Task goal - Below are records; reproduce exactly the lines from the one that has "What is $198843" through the one that has "Answer: -1717/12 ≈ -143.08", ends included, and nothing more.

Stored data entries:
--*--

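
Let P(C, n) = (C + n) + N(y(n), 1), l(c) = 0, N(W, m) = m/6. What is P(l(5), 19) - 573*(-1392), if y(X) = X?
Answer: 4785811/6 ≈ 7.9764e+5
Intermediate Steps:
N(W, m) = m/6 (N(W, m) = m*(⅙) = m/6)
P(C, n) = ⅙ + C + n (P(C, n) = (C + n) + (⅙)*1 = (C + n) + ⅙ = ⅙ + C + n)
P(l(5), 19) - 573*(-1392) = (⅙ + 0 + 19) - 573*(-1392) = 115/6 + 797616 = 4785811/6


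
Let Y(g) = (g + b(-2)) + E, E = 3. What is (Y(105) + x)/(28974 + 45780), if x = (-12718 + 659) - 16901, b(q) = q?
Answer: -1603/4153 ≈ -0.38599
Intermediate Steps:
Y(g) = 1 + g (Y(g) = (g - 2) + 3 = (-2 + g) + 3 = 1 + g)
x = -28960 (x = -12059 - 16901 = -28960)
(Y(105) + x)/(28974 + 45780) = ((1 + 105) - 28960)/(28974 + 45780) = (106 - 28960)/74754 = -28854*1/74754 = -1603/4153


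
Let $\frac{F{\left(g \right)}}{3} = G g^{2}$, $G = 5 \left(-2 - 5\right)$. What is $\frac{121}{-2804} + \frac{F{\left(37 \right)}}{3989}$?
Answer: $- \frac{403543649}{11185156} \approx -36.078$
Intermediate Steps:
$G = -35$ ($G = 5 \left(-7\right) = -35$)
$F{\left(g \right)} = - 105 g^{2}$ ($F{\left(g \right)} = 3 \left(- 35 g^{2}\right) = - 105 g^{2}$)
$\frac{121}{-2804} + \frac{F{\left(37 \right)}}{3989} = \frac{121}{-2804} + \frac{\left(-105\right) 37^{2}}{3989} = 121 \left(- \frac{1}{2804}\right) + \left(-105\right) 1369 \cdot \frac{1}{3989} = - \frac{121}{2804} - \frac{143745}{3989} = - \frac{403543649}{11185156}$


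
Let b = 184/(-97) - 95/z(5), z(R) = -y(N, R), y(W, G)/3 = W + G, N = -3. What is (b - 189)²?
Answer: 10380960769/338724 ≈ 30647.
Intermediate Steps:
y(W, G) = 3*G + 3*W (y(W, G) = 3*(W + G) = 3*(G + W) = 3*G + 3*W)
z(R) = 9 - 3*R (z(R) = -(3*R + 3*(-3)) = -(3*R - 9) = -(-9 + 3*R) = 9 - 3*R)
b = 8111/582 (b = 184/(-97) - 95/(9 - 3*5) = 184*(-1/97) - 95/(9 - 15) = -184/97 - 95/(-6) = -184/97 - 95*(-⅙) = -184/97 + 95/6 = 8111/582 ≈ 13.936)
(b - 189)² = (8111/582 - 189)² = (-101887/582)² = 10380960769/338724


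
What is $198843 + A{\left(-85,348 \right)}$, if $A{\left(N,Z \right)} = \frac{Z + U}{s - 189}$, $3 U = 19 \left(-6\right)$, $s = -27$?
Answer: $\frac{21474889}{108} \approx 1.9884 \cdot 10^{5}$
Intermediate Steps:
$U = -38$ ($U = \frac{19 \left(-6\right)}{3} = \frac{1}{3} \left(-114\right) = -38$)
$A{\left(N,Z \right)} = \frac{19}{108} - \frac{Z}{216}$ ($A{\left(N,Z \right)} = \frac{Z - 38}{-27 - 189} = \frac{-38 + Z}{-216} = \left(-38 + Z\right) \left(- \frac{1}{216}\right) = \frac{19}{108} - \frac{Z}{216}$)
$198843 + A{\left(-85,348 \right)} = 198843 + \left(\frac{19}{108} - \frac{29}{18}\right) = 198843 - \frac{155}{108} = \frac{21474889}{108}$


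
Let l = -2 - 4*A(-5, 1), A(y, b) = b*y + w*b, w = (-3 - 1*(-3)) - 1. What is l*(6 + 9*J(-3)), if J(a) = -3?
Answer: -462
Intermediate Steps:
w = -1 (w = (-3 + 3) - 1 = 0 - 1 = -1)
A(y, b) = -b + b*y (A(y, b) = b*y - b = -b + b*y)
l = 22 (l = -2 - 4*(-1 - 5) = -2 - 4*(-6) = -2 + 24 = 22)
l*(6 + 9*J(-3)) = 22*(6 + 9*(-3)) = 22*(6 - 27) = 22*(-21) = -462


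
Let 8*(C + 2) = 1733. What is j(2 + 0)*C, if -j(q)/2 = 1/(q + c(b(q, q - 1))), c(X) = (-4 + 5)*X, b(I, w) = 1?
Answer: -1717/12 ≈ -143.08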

--*--

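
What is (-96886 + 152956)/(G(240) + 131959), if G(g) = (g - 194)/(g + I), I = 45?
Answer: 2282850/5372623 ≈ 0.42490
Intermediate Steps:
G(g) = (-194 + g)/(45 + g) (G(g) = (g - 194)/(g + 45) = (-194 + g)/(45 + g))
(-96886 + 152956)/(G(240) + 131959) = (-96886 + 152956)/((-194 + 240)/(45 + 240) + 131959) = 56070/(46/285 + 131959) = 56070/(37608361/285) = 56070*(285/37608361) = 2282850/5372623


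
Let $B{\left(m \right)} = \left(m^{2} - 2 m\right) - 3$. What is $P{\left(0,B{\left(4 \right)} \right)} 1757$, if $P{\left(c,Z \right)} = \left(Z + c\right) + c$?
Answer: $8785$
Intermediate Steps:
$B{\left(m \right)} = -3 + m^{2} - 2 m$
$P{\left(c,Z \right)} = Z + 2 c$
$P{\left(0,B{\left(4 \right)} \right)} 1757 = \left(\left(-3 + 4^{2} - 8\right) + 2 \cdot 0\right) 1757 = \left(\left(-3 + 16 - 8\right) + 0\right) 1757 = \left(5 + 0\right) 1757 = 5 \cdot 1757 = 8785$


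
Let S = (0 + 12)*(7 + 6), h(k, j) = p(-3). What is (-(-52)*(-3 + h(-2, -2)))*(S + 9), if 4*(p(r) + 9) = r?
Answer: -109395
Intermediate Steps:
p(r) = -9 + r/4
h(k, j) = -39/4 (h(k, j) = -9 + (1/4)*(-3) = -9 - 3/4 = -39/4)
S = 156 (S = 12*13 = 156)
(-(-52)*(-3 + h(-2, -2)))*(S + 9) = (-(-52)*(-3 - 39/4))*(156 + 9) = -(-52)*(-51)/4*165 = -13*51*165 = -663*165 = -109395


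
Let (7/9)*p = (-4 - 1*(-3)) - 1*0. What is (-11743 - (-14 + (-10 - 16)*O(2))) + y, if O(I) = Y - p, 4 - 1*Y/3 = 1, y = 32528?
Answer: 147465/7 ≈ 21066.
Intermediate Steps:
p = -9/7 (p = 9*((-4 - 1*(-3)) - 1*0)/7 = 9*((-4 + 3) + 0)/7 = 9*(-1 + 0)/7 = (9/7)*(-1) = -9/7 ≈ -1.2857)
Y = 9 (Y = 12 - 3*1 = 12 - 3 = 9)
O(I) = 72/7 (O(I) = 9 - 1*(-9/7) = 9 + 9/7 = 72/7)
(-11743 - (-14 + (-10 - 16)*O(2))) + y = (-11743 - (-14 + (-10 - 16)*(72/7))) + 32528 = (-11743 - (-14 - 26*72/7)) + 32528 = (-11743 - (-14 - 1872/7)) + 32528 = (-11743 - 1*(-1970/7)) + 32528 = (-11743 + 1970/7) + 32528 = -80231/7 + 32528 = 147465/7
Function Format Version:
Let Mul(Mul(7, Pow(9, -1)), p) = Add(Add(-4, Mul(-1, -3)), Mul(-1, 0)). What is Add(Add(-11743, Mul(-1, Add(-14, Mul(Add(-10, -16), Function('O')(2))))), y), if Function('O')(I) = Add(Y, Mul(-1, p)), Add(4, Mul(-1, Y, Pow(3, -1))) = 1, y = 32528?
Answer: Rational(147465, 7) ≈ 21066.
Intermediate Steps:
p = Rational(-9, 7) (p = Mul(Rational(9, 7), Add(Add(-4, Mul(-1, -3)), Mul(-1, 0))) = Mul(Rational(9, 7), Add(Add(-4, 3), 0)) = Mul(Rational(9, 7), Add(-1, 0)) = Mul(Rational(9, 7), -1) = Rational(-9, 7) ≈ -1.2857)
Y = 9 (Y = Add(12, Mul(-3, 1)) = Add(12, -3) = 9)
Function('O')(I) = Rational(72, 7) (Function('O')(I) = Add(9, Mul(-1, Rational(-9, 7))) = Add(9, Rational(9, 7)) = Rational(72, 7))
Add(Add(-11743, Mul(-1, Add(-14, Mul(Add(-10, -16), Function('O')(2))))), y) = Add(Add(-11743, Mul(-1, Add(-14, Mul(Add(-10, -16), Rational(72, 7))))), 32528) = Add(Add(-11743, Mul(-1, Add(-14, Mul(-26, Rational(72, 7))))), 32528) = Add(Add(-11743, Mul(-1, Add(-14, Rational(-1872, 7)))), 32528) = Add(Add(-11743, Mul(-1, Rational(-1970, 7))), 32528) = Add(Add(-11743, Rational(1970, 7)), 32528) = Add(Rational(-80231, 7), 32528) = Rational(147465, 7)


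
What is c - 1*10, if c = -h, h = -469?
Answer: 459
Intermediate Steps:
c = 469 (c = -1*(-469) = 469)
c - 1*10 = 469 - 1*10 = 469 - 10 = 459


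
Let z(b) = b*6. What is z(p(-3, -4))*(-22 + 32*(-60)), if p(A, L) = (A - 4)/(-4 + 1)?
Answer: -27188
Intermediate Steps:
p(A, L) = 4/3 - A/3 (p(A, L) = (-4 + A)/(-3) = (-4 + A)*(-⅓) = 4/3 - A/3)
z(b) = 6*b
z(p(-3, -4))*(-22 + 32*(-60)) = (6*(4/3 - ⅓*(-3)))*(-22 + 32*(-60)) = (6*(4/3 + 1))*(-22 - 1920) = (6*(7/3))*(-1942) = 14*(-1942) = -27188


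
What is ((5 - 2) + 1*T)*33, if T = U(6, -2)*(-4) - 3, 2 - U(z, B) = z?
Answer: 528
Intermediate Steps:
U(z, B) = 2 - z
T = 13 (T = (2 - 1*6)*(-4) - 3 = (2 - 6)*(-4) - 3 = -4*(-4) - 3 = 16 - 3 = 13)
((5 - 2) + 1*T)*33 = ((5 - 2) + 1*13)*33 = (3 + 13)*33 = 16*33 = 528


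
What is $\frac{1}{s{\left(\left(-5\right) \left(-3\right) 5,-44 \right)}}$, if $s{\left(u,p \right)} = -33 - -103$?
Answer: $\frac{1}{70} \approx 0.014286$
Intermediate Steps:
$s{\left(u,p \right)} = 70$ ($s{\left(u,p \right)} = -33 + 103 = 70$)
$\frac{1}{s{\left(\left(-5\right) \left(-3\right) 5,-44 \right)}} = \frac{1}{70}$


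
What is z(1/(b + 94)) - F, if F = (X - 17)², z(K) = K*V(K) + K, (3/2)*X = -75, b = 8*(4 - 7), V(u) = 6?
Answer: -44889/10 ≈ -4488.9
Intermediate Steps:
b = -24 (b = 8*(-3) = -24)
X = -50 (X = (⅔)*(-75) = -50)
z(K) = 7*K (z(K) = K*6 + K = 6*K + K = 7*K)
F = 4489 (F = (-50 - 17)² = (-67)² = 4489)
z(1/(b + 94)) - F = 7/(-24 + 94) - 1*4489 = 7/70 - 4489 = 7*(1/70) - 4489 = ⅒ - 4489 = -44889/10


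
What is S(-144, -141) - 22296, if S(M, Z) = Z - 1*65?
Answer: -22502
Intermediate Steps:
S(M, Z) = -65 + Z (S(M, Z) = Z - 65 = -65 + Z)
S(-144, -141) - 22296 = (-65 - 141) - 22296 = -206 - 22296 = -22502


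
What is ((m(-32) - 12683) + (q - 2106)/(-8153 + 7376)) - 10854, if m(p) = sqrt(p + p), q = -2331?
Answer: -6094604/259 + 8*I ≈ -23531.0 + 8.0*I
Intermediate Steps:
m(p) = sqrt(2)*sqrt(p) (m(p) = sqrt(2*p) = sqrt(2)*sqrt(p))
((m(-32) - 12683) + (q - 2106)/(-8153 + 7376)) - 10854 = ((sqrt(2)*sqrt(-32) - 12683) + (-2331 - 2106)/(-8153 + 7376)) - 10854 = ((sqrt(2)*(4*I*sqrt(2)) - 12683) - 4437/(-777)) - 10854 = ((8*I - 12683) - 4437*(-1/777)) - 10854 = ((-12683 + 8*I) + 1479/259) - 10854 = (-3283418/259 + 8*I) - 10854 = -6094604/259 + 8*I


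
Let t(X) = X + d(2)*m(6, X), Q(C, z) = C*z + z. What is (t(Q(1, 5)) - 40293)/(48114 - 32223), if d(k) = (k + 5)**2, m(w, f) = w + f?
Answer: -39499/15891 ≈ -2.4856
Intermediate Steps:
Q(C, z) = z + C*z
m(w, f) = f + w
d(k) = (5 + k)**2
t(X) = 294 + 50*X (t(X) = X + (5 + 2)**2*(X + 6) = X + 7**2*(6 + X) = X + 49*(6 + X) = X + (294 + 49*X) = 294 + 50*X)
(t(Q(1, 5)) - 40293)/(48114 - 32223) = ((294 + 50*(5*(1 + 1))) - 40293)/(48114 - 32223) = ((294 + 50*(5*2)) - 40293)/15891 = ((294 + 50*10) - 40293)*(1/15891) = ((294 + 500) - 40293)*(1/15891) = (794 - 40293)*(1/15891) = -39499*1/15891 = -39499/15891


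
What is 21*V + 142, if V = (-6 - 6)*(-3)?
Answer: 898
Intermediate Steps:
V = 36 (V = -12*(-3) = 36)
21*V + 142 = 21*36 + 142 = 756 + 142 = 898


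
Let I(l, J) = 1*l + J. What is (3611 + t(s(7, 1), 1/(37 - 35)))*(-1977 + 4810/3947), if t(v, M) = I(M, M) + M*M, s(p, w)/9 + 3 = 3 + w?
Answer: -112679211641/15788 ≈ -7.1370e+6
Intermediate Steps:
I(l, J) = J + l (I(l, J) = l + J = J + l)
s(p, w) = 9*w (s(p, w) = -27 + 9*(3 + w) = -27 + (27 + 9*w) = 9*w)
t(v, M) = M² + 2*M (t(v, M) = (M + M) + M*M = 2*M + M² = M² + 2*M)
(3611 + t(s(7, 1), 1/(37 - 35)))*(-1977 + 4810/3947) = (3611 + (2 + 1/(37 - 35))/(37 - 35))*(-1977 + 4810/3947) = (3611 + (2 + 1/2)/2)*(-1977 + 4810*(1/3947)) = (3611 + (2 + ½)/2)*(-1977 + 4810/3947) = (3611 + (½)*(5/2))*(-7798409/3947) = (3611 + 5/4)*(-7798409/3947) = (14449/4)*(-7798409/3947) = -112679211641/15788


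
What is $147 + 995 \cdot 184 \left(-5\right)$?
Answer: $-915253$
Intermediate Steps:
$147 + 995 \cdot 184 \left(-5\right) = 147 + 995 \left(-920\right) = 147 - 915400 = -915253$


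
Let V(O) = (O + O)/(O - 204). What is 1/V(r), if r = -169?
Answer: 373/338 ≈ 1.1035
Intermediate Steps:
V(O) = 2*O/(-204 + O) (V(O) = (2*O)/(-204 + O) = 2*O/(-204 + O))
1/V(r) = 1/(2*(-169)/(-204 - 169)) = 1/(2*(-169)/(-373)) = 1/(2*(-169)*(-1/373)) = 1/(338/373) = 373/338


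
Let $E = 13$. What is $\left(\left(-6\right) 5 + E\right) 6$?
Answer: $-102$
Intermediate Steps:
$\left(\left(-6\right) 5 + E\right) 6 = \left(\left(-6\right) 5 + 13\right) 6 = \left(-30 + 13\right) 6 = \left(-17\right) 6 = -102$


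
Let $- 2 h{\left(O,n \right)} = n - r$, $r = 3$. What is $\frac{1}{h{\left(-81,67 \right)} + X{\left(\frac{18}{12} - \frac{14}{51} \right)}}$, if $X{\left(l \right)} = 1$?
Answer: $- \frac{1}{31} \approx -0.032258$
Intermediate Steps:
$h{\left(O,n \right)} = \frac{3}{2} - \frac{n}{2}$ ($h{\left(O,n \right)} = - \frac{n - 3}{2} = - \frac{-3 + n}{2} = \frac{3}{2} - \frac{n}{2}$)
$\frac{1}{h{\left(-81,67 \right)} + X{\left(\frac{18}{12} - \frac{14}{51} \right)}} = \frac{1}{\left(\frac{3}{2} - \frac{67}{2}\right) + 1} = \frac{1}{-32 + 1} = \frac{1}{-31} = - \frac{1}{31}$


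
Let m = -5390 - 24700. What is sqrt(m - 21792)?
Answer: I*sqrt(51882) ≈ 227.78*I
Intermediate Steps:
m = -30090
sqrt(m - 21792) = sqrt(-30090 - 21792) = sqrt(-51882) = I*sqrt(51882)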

--*--

Output of the exercise -
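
What is $198843 + A{\left(-85,348 \right)}$, if $A{\left(N,Z \right)} = \frac{Z + U}{s - 189}$, $3 U = 19 \left(-6\right)$, $s = -27$?
Answer: $\frac{21474889}{108} \approx 1.9884 \cdot 10^{5}$
Intermediate Steps:
$U = -38$ ($U = \frac{19 \left(-6\right)}{3} = \frac{1}{3} \left(-114\right) = -38$)
$A{\left(N,Z \right)} = \frac{19}{108} - \frac{Z}{216}$ ($A{\left(N,Z \right)} = \frac{Z - 38}{-27 - 189} = \frac{-38 + Z}{-216} = \left(-38 + Z\right) \left(- \frac{1}{216}\right) = \frac{19}{108} - \frac{Z}{216}$)
$198843 + A{\left(-85,348 \right)} = 198843 + \left(\frac{19}{108} - \frac{29}{18}\right) = 198843 - \frac{155}{108} = \frac{21474889}{108}$


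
Let l = -2 - 4*A(-5, 1), A(y, b) = b*y + w*b, w = (-3 - 1*(-3)) - 1. What is l*(6 + 9*J(-3)), if J(a) = -3?
Answer: -462
Intermediate Steps:
w = -1 (w = (-3 + 3) - 1 = 0 - 1 = -1)
A(y, b) = -b + b*y (A(y, b) = b*y - b = -b + b*y)
l = 22 (l = -2 - 4*(-1 - 5) = -2 - 4*(-6) = -2 + 24 = 22)
l*(6 + 9*J(-3)) = 22*(6 + 9*(-3)) = 22*(6 - 27) = 22*(-21) = -462


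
Let 8*(C + 2) = 1733. What is j(2 + 0)*C, if -j(q)/2 = 1/(q + c(b(q, q - 1))), c(X) = (-4 + 5)*X, b(I, w) = 1?
Answer: -1717/12 ≈ -143.08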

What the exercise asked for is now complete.